Recorded data:
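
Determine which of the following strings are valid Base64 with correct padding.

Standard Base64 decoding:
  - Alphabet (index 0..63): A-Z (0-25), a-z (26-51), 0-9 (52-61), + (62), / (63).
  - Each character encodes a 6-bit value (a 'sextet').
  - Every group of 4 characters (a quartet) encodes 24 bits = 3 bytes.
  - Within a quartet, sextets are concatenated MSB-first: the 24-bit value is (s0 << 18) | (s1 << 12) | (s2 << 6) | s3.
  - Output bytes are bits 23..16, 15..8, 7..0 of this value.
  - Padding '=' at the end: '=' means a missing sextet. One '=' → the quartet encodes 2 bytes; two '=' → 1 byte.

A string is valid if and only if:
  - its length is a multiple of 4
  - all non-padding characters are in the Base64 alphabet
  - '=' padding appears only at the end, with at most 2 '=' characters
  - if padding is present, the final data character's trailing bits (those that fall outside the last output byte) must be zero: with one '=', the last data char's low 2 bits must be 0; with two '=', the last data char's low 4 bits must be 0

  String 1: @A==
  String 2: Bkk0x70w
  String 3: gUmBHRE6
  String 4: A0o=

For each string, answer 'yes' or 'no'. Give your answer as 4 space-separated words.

String 1: '@A==' → invalid (bad char(s): ['@'])
String 2: 'Bkk0x70w' → valid
String 3: 'gUmBHRE6' → valid
String 4: 'A0o=' → valid

Answer: no yes yes yes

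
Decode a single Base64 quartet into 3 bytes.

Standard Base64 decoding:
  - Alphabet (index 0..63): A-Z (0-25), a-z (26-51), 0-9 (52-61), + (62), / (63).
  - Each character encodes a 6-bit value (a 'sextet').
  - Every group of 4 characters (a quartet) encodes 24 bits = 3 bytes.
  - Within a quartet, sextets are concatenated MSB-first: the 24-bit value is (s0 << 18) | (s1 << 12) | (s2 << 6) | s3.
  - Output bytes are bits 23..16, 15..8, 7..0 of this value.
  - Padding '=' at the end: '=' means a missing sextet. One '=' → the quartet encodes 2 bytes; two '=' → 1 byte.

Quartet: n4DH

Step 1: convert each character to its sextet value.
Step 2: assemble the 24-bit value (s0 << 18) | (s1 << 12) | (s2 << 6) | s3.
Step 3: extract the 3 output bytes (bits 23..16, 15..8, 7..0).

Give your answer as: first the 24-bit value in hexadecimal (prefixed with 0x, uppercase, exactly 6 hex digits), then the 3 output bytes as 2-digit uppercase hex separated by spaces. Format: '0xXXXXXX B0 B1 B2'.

Answer: 0x9F80C7 9F 80 C7

Derivation:
Sextets: n=39, 4=56, D=3, H=7
24-bit: (39<<18) | (56<<12) | (3<<6) | 7
      = 0x9C0000 | 0x038000 | 0x0000C0 | 0x000007
      = 0x9F80C7
Bytes: (v>>16)&0xFF=9F, (v>>8)&0xFF=80, v&0xFF=C7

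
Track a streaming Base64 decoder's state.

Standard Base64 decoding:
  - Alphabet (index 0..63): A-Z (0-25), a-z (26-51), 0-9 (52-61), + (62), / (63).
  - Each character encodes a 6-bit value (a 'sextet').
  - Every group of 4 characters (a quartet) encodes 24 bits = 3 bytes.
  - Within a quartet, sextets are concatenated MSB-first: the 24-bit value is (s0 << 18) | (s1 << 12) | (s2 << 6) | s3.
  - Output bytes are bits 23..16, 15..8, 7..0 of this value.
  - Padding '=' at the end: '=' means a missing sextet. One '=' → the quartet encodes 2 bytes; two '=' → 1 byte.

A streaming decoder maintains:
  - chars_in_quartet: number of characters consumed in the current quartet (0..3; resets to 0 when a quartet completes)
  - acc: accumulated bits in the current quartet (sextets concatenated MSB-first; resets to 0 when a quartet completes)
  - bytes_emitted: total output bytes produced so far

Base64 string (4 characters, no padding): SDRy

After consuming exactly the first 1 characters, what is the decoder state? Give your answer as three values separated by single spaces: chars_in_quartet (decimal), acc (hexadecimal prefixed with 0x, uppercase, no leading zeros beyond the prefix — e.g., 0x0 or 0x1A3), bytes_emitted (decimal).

Answer: 1 0x12 0

Derivation:
After char 0 ('S'=18): chars_in_quartet=1 acc=0x12 bytes_emitted=0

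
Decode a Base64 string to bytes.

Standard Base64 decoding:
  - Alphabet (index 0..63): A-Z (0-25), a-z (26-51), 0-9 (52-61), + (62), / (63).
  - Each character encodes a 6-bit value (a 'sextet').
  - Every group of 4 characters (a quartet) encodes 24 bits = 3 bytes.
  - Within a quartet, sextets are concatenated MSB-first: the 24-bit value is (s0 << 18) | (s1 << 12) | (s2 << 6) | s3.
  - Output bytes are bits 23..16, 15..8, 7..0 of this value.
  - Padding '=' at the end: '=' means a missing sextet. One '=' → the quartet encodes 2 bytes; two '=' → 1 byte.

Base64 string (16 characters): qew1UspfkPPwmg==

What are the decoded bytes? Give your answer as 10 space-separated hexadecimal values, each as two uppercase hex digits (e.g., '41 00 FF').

Answer: A9 EC 35 52 CA 5F 90 F3 F0 9A

Derivation:
After char 0 ('q'=42): chars_in_quartet=1 acc=0x2A bytes_emitted=0
After char 1 ('e'=30): chars_in_quartet=2 acc=0xA9E bytes_emitted=0
After char 2 ('w'=48): chars_in_quartet=3 acc=0x2A7B0 bytes_emitted=0
After char 3 ('1'=53): chars_in_quartet=4 acc=0xA9EC35 -> emit A9 EC 35, reset; bytes_emitted=3
After char 4 ('U'=20): chars_in_quartet=1 acc=0x14 bytes_emitted=3
After char 5 ('s'=44): chars_in_quartet=2 acc=0x52C bytes_emitted=3
After char 6 ('p'=41): chars_in_quartet=3 acc=0x14B29 bytes_emitted=3
After char 7 ('f'=31): chars_in_quartet=4 acc=0x52CA5F -> emit 52 CA 5F, reset; bytes_emitted=6
After char 8 ('k'=36): chars_in_quartet=1 acc=0x24 bytes_emitted=6
After char 9 ('P'=15): chars_in_quartet=2 acc=0x90F bytes_emitted=6
After char 10 ('P'=15): chars_in_quartet=3 acc=0x243CF bytes_emitted=6
After char 11 ('w'=48): chars_in_quartet=4 acc=0x90F3F0 -> emit 90 F3 F0, reset; bytes_emitted=9
After char 12 ('m'=38): chars_in_quartet=1 acc=0x26 bytes_emitted=9
After char 13 ('g'=32): chars_in_quartet=2 acc=0x9A0 bytes_emitted=9
Padding '==': partial quartet acc=0x9A0 -> emit 9A; bytes_emitted=10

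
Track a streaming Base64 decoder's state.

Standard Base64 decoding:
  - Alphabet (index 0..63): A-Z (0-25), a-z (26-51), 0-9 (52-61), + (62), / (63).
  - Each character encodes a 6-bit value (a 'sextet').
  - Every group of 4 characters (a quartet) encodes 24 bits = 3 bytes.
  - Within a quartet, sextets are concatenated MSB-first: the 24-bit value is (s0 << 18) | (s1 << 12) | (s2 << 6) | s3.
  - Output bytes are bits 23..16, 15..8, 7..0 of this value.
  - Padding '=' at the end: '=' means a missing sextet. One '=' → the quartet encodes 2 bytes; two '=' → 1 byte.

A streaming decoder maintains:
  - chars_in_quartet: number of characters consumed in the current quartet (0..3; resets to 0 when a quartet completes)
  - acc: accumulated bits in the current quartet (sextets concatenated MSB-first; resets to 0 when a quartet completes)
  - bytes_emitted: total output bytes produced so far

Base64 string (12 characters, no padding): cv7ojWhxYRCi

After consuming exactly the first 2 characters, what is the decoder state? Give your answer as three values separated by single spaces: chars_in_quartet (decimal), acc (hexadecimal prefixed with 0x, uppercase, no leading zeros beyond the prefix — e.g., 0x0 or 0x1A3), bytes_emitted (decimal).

Answer: 2 0x72F 0

Derivation:
After char 0 ('c'=28): chars_in_quartet=1 acc=0x1C bytes_emitted=0
After char 1 ('v'=47): chars_in_quartet=2 acc=0x72F bytes_emitted=0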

[Task objective]
Note every line of the entries in which "only" appears, and copy it down.

[Problem solution]
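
A string is valid if and only if:
  - '=' padding appears only at the end, with at most 2 '=' characters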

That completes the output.